● Activity: The records must be repeated exactly and in their entirety.

-- Data records follows --

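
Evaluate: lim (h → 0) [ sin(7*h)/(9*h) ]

7/9

Substitution gives 0/0.
Write it as (7/9)·sin(7h)/(7h); since sin(u)/u → 1, the limit is 7/9.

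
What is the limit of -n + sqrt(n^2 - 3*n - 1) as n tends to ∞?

-3/2

This has the form ∞ − ∞. Multiply and divide by the conjugate √(n^2 - 3*n - 1) + n.
That gives (-3n - 1) / (√(n^2 - 3*n - 1) + n).
Divide numerator and denominator by n: the limit is -3/(2·1) = -3/2.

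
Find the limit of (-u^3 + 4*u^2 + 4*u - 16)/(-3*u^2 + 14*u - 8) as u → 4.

At u = 4 both the top and bottom vanish — a removable singularity. Factoring out (u - 4) from each leaves (4 - u^2)/(2 - 3*u), which at u = 4 equals 6/5.

6/5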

-- Data records concluded --

● Reply:
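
Evaluate: lim (h → 0) [ sin(7*h)/(9*h) ]

7/9

Substitution gives 0/0.
Write it as (7/9)·sin(7h)/(7h); since sin(u)/u → 1, the limit is 7/9.

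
What is the limit of -n + sqrt(n^2 - 3*n - 1) as n tends to ∞?

-3/2

This has the form ∞ − ∞. Multiply and divide by the conjugate √(n^2 - 3*n - 1) + n.
That gives (-3n - 1) / (√(n^2 - 3*n - 1) + n).
Divide numerator and denominator by n: the limit is -3/(2·1) = -3/2.

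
Find the limit of (-u^3 + 4*u^2 + 4*u - 16)/(-3*u^2 + 14*u - 8) as u → 4.

At u = 4 both the top and bottom vanish — a removable singularity. Factoring out (u - 4) from each leaves (4 - u^2)/(2 - 3*u), which at u = 4 equals 6/5.

6/5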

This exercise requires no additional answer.